(Records from a collection)

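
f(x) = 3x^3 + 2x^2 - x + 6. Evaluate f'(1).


Differentiate f(x) = 3x^3 + 2x^2 - x + 6 term by term:
f'(x) = 9x^2 + 4x - 1
Substitute x = 1:
f'(1) = 9 * 1^2 + 4 * 1 - 1
= 9 + 4 - 1
= 12

12


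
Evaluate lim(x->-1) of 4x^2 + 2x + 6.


Since polynomials are continuous, we use direct substitution.
lim(x->-1) of 4x^2 + 2x + 6
= 4 * (-1)^2 + 2 * (-1) + 6
= 4 - 2 + 6
= 8

8


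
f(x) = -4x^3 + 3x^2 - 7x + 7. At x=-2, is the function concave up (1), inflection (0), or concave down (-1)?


Concavity is determined by the sign of f''(x).
f(x) = -4x^3 + 3x^2 - 7x + 7
f'(x) = -12x^2 + 6x - 7
f''(x) = -24x + 6
f''(-2) = -24 * (-2) + 6
= 48 + 6
= 54
Since f''(-2) > 0, the function is concave up (1)

1


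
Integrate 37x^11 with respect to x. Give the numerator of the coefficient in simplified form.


Apply the power rule for integration:
integral of ax^n dx = a/(n+1) * x^(n+1) + C
integral of 37x^11 dx
= 37/12 * x^12 + C
The coefficient in lowest terms is 37/12, and its numerator is 37

37


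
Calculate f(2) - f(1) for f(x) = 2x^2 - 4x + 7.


Net change = f(b) - f(a)
f(x) = 2x^2 - 4x + 7
Compute f(2):
f(2) = 2 * 2^2 - 4 * 2 + 7
= 8 - 8 + 7
= 7
Compute f(1):
f(1) = 2 * 1^2 - 4 * 1 + 7
= 2 - 4 + 7
= 5
Net change = 7 - 5 = 2

2


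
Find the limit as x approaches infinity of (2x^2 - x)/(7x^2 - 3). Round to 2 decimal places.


For limits at infinity with equal-degree polynomials,
we compare leading coefficients.
Numerator leading term: 2x^2
Denominator leading term: 7x^2
Divide both by x^2:
lim = (2 - 1/x) / (7 - 3/x^2)
As x -> infinity, the 1/x and 1/x^2 terms vanish:
= 2/7 ≈ 0.29

0.29


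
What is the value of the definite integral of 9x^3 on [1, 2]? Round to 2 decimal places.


Find the antiderivative of 9x^3:
F(x) = 9/4 * x^4
Apply the Fundamental Theorem of Calculus:
F(2) - F(1)
= 9/4 * 2^4 - 9/4 * 1^4
= 9/4 * (16 - 1)
= 9/4 * 15
= 135/4 = 33.75

33.75


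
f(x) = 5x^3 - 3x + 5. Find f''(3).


First derivative:
f'(x) = 15x^2 - 3
Second derivative:
f''(x) = 30x
Substitute x = 3:
f''(3) = 30 * 3 + 0
= 90 + 0
= 90

90


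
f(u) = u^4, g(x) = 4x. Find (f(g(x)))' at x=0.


Using the chain rule: (f(g(x)))' = f'(g(x)) * g'(x)
First, find g(0):
g(0) = 4 * 0 + 0 = 0
Next, f'(u) = 4u^3
And g'(x) = 4
So f'(g(0)) * g'(0)
= 4 * 0^3 * 4
= 4 * 0 * 4
= 0

0


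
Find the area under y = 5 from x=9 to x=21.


The area under a constant function y = 5 is a rectangle.
Width = 21 - 9 = 12
Height = 5
Area = width * height
= 12 * 5
= 60

60


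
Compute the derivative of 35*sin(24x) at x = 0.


Apply the chain rule to differentiate 35*sin(24x):
d/dx [35*sin(24x)]
= 35 * cos(24x) * d/dx(24x)
= 35 * 24 * cos(24x)
= 840 * cos(24x)
Evaluate at x = 0:
= 840 * cos(0)
= 840 * 1
= 840

840


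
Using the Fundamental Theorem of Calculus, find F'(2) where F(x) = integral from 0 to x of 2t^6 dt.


By the Fundamental Theorem of Calculus (Part 1):
If F(x) = integral from 0 to x of f(t) dt, then F'(x) = f(x)
Here f(t) = 2t^6
So F'(x) = 2x^6
Evaluate at x = 2:
F'(2) = 2 * 2^6
= 2 * 64
= 128

128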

**TASK TO CARRY OUT:**
Please set down each of the entries above exactly as given.

**TASK SOLUTION:**
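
f(x) = 3x^3 + 2x^2 - x + 6. Evaluate f'(1).


Differentiate f(x) = 3x^3 + 2x^2 - x + 6 term by term:
f'(x) = 9x^2 + 4x - 1
Substitute x = 1:
f'(1) = 9 * 1^2 + 4 * 1 - 1
= 9 + 4 - 1
= 12

12


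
Evaluate lim(x->-1) of 4x^2 + 2x + 6.


Since polynomials are continuous, we use direct substitution.
lim(x->-1) of 4x^2 + 2x + 6
= 4 * (-1)^2 + 2 * (-1) + 6
= 4 - 2 + 6
= 8

8


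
f(x) = -4x^3 + 3x^2 - 7x + 7. At x=-2, is the function concave up (1), inflection (0), or concave down (-1)?


Concavity is determined by the sign of f''(x).
f(x) = -4x^3 + 3x^2 - 7x + 7
f'(x) = -12x^2 + 6x - 7
f''(x) = -24x + 6
f''(-2) = -24 * (-2) + 6
= 48 + 6
= 54
Since f''(-2) > 0, the function is concave up (1)

1


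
Integrate 37x^11 with respect to x. Give the numerator of the coefficient in simplified form.


Apply the power rule for integration:
integral of ax^n dx = a/(n+1) * x^(n+1) + C
integral of 37x^11 dx
= 37/12 * x^12 + C
The coefficient in lowest terms is 37/12, and its numerator is 37

37


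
Calculate f(2) - f(1) for f(x) = 2x^2 - 4x + 7.


Net change = f(b) - f(a)
f(x) = 2x^2 - 4x + 7
Compute f(2):
f(2) = 2 * 2^2 - 4 * 2 + 7
= 8 - 8 + 7
= 7
Compute f(1):
f(1) = 2 * 1^2 - 4 * 1 + 7
= 2 - 4 + 7
= 5
Net change = 7 - 5 = 2

2


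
Find the limit as x approaches infinity of (2x^2 - x)/(7x^2 - 3). Round to 2 decimal places.


For limits at infinity with equal-degree polynomials,
we compare leading coefficients.
Numerator leading term: 2x^2
Denominator leading term: 7x^2
Divide both by x^2:
lim = (2 - 1/x) / (7 - 3/x^2)
As x -> infinity, the 1/x and 1/x^2 terms vanish:
= 2/7 ≈ 0.29

0.29


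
What is the value of the definite integral of 9x^3 on [1, 2]? Round to 2 decimal places.


Find the antiderivative of 9x^3:
F(x) = 9/4 * x^4
Apply the Fundamental Theorem of Calculus:
F(2) - F(1)
= 9/4 * 2^4 - 9/4 * 1^4
= 9/4 * (16 - 1)
= 9/4 * 15
= 135/4 = 33.75

33.75


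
f(x) = 5x^3 - 3x + 5. Find f''(3).


First derivative:
f'(x) = 15x^2 - 3
Second derivative:
f''(x) = 30x
Substitute x = 3:
f''(3) = 30 * 3 + 0
= 90 + 0
= 90

90


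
f(u) = u^4, g(x) = 4x. Find (f(g(x)))' at x=0.


Using the chain rule: (f(g(x)))' = f'(g(x)) * g'(x)
First, find g(0):
g(0) = 4 * 0 + 0 = 0
Next, f'(u) = 4u^3
And g'(x) = 4
So f'(g(0)) * g'(0)
= 4 * 0^3 * 4
= 4 * 0 * 4
= 0

0


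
Find the area under y = 5 from x=9 to x=21.


The area under a constant function y = 5 is a rectangle.
Width = 21 - 9 = 12
Height = 5
Area = width * height
= 12 * 5
= 60

60


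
Compute the derivative of 35*sin(24x) at x = 0.


Apply the chain rule to differentiate 35*sin(24x):
d/dx [35*sin(24x)]
= 35 * cos(24x) * d/dx(24x)
= 35 * 24 * cos(24x)
= 840 * cos(24x)
Evaluate at x = 0:
= 840 * cos(0)
= 840 * 1
= 840

840


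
Using the Fundamental Theorem of Calculus, find F'(2) where F(x) = integral from 0 to x of 2t^6 dt.


By the Fundamental Theorem of Calculus (Part 1):
If F(x) = integral from 0 to x of f(t) dt, then F'(x) = f(x)
Here f(t) = 2t^6
So F'(x) = 2x^6
Evaluate at x = 2:
F'(2) = 2 * 2^6
= 2 * 64
= 128

128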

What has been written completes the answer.